▼▼▼

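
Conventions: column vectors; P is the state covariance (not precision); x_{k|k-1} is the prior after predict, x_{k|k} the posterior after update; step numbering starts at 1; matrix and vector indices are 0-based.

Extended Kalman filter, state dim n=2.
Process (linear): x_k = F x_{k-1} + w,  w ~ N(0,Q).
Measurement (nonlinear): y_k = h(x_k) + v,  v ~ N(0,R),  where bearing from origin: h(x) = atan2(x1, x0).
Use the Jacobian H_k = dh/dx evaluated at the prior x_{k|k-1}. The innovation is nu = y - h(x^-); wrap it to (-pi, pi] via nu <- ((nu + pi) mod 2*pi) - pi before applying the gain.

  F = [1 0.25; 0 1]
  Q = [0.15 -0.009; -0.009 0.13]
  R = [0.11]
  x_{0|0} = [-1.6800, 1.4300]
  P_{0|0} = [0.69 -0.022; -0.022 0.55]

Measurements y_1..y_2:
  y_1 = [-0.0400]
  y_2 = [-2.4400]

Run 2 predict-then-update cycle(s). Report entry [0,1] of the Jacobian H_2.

step 1: x^-=[-1.3225, 1.4300]  P^-=[0.8634 0.1065; 0.1065 0.6800]  H_jac=[-0.3769 -0.3486]  S=[0.3433]  K=[-1.0562; -0.8075]  nu=[-2.3572]  x^+=[1.1670, 3.3333]  P^+=[0.4805 -0.1862; -0.1862 0.4562]
step 2: x^-=[2.0003, 3.3333]  P^-=[0.5659 -0.0812; -0.0812 0.5862]  H_jac=[-0.2206 0.1324]  S=[0.1525]  K=[-0.8887; 0.6261]  nu=[2.8129]  x^+=[-0.4994, 5.0944]  P^+=[0.4454 0.0037; 0.0037 0.5264]

H_jac[0,1] = 0.1324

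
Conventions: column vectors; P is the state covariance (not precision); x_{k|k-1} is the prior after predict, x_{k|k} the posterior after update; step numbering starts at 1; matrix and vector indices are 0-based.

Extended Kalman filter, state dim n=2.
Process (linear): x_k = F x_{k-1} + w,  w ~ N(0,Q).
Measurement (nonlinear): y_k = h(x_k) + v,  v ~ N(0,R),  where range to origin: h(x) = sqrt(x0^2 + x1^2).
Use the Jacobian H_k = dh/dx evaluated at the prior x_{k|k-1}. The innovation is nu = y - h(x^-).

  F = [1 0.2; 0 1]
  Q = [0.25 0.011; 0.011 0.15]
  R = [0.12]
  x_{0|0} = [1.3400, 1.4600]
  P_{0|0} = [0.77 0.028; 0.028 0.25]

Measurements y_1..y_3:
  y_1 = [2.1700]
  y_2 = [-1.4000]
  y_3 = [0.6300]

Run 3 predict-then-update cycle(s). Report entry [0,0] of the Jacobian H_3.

step 1: x^-=[1.6320, 1.4600]  P^-=[1.0412 0.0890; 0.0890 0.4000]  H_jac=[0.7453 0.6667]  S=[0.9646]  K=[0.8660; 0.3452]  nu=[-0.0198]  x^+=[1.6149, 1.4532]  P^+=[0.3178 -0.1994; -0.1994 0.2850]
step 2: x^-=[1.9055, 1.4532]  P^-=[0.4995 -0.1314; -0.1314 0.4350]  H_jac=[0.7952 0.6064]  S=[0.4691]  K=[0.6768; 0.3397]  nu=[-3.7964]  x^+=[-0.6640, 0.1637]  P^+=[0.2846 -0.2392; -0.2392 0.3809]
step 3: x^-=[-0.6313, 0.1637]  P^-=[0.4541 -0.1520; -0.1520 0.5309]  H_jac=[-0.9680 0.2510]  S=[0.6528]  K=[-0.7318; 0.4295]  nu=[-0.0222]  x^+=[-0.6151, 0.1542]  P^+=[0.1045 0.0532; 0.0532 0.4105]

H_jac[0,0] = -0.9680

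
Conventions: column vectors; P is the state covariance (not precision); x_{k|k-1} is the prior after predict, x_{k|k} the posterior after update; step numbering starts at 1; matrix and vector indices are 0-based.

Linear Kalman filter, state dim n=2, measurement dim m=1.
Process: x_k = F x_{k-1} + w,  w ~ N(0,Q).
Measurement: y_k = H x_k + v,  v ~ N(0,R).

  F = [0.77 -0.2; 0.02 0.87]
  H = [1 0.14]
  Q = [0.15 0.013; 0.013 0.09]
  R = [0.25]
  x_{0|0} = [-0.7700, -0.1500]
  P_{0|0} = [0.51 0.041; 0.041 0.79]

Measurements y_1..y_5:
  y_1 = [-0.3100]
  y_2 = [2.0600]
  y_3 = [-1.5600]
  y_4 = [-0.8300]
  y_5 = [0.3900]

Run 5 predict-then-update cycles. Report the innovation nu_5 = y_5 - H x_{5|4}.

step 1: x^-=[-0.5629, -0.1459]  P^-=[0.4714 -0.0893; -0.0893 0.6896]  S=[0.7099]  K=[0.6464; 0.0102]  nu=[0.2733]  x^+=[-0.3862, -0.1431]  P^+=[0.1748 -0.0940; -0.0940 0.6895]
step 2: x^-=[-0.2688, -0.1322]  P^-=[0.3101 -0.1669; -0.1669 0.6087]  S=[0.5253]  K=[0.5459; -0.1554]  nu=[2.3473]  x^+=[1.0126, -0.4970]  P^+=[0.1536 -0.1223; -0.1223 0.5960]
step 3: x^-=[0.8791, -0.4122]  P^-=[0.3026 -0.1698; -0.1698 0.5369]  S=[0.5156]  K=[0.5408; -0.1835]  nu=[-2.3814]  x^+=[-0.4087, 0.0248]  P^+=[0.1518 -0.1186; -0.1186 0.5196]
step 4: x^-=[-0.3197, 0.0134]  P^-=[0.2973 -0.1540; -0.1540 0.4792]  S=[0.5136]  K=[0.5369; -0.1693]  nu=[-0.5122]  x^+=[-0.5947, 0.1001]  P^+=[0.1493 -0.1074; -0.1074 0.4645]
step 5: x^-=[-0.4779, 0.0752]  P^-=[0.2901 -0.1370; -0.1370 0.4379]  S=[0.5104]  K=[0.5309; -0.1483]  nu=[0.8574]  x^+=[-0.0227, -0.0520]  P^+=[0.1463 -0.0968; -0.0968 0.4266]

innov = [0.8574]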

▲▲▲

**Exercise**
All lines above in which the word "nonlinear" occurs should be identified and copied.

**Answer below**
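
Measurement (nonlinear): y_k = h(x_k) + v,  v ~ N(0,R),  where bearing from origin: h(x) = atan2(x1, x0).
Measurement (nonlinear): y_k = h(x_k) + v,  v ~ N(0,R),  where range to origin: h(x) = sqrt(x0^2 + x1^2).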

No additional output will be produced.